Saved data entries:
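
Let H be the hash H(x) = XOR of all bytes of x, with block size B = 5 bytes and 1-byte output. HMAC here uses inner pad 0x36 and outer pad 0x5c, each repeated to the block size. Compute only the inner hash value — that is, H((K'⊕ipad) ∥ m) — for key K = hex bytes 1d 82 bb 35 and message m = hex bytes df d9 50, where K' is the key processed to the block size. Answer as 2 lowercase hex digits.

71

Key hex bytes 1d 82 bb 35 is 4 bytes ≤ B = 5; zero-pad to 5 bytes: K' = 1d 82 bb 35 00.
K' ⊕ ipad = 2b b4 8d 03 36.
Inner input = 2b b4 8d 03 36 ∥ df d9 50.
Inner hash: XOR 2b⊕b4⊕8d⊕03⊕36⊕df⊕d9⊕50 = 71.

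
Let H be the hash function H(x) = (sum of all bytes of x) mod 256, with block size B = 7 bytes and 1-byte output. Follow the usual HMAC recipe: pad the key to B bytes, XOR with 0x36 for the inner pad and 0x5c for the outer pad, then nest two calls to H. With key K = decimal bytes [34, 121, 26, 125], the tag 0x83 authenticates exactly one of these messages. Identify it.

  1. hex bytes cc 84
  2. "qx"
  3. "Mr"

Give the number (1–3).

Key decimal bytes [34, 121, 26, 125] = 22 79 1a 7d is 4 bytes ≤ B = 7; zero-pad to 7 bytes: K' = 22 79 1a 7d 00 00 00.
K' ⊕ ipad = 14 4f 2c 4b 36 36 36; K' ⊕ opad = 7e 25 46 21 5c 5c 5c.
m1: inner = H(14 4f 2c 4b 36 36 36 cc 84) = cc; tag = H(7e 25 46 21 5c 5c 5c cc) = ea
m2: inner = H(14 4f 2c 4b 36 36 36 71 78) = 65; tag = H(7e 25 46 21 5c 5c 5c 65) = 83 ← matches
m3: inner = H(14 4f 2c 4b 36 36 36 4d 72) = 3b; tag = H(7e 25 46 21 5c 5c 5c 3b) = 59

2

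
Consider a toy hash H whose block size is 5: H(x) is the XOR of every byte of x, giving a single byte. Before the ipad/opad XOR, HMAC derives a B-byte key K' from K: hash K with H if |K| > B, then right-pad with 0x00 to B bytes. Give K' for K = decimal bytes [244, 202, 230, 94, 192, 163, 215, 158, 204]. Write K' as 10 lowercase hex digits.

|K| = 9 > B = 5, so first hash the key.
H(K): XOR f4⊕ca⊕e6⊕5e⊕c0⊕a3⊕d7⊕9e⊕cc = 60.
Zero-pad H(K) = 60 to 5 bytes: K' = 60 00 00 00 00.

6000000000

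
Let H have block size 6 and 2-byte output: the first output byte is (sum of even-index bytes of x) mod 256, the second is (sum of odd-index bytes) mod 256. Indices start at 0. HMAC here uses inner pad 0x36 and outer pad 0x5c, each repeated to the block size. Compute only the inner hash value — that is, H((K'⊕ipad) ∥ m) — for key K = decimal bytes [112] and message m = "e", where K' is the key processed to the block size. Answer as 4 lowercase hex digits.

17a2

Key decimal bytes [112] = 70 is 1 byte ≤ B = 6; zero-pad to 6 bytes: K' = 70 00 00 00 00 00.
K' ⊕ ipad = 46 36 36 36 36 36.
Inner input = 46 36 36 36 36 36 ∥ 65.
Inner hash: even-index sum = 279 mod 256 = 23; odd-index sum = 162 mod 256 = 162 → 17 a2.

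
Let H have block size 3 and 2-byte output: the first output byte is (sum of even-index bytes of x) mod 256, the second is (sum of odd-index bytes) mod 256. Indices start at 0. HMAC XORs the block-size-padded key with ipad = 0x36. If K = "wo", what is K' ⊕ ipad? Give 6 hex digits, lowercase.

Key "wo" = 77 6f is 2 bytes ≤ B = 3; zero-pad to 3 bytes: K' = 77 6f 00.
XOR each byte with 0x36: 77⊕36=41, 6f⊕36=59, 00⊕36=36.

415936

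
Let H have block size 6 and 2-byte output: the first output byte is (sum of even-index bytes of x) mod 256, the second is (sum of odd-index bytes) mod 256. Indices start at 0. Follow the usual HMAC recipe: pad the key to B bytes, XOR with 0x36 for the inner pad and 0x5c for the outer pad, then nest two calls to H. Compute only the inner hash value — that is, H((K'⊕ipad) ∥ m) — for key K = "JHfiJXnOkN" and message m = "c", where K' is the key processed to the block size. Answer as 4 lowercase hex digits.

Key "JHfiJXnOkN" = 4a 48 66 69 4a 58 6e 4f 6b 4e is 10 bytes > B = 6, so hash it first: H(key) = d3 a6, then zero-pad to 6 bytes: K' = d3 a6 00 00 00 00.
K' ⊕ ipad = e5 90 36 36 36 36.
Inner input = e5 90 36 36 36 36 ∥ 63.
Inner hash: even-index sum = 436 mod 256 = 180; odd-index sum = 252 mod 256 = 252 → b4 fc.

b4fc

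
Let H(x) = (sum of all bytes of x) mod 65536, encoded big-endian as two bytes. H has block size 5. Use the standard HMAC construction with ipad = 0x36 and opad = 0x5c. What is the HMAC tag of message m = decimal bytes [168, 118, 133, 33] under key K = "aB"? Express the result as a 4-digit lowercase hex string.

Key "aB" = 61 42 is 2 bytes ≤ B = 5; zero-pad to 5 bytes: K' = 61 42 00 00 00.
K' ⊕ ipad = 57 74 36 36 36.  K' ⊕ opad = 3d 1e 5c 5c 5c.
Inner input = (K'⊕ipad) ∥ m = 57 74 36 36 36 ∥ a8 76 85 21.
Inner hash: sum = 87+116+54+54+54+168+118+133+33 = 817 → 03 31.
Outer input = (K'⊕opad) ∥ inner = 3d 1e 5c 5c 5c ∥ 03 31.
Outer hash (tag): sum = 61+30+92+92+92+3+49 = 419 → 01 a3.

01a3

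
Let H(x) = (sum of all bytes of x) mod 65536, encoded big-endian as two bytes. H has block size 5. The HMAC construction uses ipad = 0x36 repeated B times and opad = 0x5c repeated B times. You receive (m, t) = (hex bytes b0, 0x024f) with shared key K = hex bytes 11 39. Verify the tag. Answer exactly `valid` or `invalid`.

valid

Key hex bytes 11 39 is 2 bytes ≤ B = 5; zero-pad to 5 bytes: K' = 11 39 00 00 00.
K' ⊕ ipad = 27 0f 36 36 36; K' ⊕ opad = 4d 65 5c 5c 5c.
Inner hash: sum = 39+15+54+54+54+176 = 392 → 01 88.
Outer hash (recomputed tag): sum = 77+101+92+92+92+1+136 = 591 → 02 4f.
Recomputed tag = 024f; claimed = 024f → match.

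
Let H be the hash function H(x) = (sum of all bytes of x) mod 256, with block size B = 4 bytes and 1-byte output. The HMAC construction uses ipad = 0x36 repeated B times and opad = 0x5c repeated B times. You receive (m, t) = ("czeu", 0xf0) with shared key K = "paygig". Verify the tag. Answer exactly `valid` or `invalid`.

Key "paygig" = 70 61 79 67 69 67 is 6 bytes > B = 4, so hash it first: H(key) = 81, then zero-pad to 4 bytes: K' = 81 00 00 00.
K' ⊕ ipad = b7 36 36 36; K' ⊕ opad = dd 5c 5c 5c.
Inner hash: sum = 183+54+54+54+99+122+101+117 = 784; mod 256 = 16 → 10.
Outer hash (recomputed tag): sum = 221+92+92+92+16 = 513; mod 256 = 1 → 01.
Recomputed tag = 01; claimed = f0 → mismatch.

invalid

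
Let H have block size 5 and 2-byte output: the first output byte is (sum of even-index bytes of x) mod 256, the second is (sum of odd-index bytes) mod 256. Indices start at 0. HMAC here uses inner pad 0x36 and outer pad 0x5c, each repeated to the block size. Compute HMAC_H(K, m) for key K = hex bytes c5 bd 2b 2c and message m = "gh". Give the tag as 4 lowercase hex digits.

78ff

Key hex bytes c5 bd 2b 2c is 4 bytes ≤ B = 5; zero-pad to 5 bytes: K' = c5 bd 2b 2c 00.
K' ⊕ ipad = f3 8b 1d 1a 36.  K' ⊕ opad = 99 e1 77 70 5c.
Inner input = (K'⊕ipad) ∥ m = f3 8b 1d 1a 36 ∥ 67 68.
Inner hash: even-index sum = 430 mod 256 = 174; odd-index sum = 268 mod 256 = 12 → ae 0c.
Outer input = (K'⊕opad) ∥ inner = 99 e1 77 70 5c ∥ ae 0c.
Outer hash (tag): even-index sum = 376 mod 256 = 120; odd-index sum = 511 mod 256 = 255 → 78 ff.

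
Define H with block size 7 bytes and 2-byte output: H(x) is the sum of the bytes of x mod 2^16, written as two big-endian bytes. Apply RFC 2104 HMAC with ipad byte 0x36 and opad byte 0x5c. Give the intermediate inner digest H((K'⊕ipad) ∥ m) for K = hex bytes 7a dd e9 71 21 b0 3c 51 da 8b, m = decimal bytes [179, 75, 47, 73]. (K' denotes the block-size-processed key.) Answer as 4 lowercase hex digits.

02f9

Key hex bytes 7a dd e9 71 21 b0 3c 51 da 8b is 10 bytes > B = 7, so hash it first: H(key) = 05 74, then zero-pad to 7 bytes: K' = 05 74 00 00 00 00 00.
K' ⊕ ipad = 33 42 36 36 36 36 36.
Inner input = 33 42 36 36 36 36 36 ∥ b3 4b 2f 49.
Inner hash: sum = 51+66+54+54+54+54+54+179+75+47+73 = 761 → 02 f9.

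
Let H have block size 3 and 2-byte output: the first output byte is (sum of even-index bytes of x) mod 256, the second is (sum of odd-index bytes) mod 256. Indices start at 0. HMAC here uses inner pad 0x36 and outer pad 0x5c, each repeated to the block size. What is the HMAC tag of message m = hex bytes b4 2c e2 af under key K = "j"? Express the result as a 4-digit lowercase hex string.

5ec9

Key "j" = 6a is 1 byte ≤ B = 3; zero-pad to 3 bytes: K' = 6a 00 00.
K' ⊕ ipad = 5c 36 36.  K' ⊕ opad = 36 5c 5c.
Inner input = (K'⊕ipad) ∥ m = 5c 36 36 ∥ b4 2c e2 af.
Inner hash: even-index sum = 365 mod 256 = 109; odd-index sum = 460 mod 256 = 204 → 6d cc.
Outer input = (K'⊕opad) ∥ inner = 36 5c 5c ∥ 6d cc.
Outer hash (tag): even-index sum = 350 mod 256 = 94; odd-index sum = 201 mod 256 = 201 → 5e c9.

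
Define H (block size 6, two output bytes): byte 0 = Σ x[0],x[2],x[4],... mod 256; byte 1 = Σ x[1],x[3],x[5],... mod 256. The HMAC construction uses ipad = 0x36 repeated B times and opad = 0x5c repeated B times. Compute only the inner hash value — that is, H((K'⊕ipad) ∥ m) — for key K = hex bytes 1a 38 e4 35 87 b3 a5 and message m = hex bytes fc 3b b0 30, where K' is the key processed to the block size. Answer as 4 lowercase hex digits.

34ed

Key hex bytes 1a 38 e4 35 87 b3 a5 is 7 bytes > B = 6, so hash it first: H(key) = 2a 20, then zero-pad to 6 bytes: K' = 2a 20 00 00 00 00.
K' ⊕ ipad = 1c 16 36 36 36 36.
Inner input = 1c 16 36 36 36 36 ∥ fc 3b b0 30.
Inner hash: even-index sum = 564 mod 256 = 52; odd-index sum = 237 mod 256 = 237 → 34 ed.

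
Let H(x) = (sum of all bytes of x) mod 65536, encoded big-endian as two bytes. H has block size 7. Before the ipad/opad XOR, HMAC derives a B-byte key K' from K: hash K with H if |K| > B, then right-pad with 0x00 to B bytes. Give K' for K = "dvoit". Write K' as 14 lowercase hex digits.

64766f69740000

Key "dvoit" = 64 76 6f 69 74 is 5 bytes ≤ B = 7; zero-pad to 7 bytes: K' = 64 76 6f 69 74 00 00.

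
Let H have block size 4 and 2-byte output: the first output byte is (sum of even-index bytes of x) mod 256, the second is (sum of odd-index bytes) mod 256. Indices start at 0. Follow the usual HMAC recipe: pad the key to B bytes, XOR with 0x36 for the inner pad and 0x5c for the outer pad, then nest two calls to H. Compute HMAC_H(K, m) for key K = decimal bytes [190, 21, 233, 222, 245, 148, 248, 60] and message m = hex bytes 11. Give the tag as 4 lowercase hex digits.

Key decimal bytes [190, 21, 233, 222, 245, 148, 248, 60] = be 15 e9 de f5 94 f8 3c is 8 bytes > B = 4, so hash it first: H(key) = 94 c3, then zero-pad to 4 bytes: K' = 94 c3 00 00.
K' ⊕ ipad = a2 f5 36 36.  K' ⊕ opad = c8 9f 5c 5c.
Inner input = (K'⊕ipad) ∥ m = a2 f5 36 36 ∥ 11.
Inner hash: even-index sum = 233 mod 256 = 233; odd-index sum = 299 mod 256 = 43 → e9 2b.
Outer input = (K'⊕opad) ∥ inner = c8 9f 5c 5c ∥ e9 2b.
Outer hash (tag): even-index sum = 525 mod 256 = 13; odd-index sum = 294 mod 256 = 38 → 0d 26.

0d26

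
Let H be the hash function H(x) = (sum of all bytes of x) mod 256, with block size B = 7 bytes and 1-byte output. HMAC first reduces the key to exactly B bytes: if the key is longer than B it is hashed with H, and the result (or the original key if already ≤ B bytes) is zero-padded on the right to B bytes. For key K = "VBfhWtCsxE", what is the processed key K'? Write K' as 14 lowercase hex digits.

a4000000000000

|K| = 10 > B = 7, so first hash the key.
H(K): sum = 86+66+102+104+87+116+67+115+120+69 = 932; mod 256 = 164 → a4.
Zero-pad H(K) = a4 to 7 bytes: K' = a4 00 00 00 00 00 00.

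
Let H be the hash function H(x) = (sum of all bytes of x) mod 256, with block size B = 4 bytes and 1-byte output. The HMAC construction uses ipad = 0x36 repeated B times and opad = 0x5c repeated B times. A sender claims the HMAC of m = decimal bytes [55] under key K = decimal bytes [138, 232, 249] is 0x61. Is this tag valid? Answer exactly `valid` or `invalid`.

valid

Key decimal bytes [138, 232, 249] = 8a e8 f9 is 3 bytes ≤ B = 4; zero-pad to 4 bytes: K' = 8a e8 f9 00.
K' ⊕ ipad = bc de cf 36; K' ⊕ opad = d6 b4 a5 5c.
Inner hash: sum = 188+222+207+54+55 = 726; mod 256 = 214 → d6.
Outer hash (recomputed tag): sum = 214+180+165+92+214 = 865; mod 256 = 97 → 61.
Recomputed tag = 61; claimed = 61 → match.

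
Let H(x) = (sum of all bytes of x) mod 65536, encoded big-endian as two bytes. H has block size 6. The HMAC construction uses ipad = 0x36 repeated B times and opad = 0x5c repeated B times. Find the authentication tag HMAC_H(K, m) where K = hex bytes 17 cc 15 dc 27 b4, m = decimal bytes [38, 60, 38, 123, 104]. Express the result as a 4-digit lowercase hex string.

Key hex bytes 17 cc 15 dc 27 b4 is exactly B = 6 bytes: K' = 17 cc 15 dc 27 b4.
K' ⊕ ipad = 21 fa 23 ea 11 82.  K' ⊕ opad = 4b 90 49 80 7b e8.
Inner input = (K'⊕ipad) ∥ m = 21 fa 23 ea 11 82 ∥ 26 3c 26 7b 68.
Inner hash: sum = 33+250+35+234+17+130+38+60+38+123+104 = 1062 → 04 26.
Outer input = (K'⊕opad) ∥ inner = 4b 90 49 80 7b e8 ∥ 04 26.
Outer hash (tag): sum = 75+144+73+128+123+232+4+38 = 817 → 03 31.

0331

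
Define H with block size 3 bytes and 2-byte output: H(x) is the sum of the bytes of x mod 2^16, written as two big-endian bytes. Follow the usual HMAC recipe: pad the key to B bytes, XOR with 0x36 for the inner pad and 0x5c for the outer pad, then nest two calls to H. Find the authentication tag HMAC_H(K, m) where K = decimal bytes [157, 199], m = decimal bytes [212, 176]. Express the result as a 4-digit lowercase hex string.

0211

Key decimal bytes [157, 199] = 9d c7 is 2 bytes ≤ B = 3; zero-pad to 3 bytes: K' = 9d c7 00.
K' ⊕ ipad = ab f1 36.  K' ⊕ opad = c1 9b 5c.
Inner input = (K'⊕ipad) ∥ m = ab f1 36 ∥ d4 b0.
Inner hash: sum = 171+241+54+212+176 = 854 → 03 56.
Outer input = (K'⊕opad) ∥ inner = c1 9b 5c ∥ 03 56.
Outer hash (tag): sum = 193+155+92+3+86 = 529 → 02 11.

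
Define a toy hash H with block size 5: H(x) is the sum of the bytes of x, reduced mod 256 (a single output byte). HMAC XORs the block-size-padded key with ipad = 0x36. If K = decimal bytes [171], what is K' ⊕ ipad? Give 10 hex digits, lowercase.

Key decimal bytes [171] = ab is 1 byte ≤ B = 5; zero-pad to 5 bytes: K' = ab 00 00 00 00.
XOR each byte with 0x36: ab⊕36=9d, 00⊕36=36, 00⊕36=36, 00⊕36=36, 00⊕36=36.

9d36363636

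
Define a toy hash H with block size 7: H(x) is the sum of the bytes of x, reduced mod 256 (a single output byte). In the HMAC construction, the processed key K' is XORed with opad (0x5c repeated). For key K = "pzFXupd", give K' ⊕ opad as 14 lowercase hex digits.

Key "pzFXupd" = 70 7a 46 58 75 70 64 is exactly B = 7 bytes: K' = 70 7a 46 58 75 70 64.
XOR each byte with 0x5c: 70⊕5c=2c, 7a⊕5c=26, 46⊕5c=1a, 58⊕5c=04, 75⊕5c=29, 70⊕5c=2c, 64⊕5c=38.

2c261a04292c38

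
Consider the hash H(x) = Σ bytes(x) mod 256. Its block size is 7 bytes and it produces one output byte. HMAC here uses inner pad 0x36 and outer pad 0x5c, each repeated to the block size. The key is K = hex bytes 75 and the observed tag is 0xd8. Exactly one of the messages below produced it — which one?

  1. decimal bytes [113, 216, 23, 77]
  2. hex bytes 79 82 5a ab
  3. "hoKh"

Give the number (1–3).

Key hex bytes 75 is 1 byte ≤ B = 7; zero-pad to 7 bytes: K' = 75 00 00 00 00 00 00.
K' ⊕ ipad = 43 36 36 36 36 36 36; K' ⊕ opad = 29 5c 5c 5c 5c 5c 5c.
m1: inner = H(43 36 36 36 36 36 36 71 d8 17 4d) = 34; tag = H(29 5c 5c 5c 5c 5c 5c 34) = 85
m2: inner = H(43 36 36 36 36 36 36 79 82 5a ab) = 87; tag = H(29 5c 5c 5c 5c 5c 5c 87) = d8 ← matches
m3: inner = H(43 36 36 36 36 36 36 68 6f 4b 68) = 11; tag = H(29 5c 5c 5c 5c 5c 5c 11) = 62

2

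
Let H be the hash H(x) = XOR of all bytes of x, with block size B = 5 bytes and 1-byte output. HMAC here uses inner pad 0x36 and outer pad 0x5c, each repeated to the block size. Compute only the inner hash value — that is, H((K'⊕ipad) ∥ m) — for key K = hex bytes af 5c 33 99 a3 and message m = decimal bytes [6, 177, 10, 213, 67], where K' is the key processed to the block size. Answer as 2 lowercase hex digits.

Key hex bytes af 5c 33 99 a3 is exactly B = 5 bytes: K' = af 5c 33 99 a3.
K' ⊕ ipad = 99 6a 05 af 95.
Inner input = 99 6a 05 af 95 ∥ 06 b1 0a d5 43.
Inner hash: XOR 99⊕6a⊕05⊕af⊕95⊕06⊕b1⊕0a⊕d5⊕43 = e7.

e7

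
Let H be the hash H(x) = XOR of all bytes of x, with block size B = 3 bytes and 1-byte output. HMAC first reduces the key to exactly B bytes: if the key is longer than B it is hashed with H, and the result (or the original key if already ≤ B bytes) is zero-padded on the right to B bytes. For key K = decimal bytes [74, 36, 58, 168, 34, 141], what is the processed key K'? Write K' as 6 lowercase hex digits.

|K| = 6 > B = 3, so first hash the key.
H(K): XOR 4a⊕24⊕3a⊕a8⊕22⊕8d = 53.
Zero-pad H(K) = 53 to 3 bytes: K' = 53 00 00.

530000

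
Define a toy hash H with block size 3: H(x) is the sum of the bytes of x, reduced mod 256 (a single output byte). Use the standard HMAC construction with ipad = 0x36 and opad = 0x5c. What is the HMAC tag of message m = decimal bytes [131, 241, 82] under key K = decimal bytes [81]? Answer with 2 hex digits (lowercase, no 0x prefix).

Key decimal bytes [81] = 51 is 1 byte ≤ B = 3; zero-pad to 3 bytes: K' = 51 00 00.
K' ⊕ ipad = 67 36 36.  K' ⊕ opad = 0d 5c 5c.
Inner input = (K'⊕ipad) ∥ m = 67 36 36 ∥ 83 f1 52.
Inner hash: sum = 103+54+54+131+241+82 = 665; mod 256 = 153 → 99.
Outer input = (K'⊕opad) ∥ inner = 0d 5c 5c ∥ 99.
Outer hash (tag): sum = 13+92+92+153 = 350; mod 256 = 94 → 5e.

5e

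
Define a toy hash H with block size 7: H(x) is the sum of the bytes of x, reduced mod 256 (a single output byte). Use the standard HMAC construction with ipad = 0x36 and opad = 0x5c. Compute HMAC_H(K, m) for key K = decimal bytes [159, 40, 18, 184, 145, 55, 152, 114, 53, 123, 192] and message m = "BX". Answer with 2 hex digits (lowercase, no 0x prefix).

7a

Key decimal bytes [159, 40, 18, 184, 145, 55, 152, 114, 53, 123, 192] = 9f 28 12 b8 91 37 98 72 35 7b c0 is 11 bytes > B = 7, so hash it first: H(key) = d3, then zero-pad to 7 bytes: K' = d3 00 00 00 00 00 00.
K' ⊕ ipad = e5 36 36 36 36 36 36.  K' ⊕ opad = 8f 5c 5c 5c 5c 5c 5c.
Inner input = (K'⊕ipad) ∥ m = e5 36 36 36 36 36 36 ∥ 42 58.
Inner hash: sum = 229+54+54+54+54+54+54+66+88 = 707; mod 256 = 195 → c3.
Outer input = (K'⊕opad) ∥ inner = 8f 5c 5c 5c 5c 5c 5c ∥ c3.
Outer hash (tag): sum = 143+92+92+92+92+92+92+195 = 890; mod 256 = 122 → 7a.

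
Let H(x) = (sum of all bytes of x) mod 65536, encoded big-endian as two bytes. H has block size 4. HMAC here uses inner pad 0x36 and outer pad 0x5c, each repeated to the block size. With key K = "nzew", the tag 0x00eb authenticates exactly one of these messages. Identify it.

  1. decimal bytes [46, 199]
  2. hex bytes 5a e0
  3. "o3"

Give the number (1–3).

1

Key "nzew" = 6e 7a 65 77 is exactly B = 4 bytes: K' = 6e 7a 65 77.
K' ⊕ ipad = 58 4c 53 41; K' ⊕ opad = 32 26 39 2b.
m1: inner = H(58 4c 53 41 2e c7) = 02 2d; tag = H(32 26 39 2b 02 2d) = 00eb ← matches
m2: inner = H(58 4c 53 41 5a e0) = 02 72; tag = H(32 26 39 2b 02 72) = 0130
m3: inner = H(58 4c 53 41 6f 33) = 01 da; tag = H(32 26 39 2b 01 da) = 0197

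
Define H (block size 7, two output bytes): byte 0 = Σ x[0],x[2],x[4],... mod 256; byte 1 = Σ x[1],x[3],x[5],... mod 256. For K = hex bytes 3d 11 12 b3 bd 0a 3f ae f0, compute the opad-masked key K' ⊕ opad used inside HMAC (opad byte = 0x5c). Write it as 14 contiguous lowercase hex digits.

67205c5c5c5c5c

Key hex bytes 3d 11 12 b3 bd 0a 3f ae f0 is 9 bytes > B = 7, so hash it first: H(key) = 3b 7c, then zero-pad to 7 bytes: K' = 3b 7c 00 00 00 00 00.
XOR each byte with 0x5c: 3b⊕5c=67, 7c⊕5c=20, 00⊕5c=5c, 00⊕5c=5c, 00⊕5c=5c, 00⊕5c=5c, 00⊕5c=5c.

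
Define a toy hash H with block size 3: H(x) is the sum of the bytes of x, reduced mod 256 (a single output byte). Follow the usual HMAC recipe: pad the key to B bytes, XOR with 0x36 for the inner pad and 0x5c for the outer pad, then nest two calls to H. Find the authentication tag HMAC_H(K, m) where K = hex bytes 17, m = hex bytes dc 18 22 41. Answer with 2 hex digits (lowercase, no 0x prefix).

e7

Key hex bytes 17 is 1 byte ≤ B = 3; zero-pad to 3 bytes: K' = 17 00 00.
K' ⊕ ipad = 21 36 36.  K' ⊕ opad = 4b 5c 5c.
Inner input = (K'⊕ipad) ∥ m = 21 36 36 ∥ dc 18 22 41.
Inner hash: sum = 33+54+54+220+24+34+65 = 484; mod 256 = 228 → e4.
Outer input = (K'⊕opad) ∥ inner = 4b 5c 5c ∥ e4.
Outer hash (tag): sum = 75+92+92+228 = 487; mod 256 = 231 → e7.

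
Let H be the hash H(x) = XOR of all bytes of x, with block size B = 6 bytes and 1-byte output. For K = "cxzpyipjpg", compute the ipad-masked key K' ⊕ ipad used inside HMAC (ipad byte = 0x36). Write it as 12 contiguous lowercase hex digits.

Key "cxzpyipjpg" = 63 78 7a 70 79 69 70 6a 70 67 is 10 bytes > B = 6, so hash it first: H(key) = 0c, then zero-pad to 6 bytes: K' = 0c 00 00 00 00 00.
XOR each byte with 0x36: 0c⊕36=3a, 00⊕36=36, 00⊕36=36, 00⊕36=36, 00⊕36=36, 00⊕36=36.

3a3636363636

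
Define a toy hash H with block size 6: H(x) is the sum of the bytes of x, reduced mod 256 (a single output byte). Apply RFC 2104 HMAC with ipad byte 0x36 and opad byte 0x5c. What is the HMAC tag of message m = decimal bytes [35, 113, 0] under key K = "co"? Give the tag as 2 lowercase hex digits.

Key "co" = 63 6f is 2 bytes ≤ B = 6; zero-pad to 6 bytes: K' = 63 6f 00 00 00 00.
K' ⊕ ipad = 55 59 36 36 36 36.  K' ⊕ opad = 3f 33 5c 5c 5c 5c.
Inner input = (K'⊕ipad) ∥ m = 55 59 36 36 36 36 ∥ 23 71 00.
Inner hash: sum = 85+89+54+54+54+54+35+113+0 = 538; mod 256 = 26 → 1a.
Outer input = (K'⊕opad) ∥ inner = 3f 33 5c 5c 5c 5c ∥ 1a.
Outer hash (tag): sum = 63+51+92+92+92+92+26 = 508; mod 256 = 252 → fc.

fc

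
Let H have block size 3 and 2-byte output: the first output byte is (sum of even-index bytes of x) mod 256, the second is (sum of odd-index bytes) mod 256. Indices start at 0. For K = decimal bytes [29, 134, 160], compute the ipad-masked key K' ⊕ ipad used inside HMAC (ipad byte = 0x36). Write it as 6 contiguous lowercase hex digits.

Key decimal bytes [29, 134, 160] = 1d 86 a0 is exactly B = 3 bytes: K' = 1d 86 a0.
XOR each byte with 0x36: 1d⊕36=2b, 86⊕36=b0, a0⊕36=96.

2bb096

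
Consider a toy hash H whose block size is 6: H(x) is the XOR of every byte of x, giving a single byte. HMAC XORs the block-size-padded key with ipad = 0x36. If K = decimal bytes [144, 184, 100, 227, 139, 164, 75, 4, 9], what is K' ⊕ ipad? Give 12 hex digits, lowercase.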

Activity: Print exactly the lines between the line with "6 contiguous lowercase hex digits." and the final line of the records above, both included.

The answer:
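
Let H have block size 3 and 2-byte output: the first output byte is (sum of even-index bytes of x) mod 256, the second is (sum of odd-index bytes) mod 256. Indices start at 0. For K = decimal bytes [29, 134, 160], compute the ipad-masked key K' ⊕ ipad used inside HMAC (ipad byte = 0x36). Write it as 6 contiguous lowercase hex digits.

Key decimal bytes [29, 134, 160] = 1d 86 a0 is exactly B = 3 bytes: K' = 1d 86 a0.
XOR each byte with 0x36: 1d⊕36=2b, 86⊕36=b0, a0⊕36=96.

2bb096

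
Consider a toy hash H whose block size is 6: H(x) is the XOR of every byte of x, giving a single byte. HMAC XORs the block-size-padded key with ipad = 0x36. If K = decimal bytes [144, 184, 100, 227, 139, 164, 75, 4, 9], what is K' ⊕ ipad? Give 12 hex digits, lowercase.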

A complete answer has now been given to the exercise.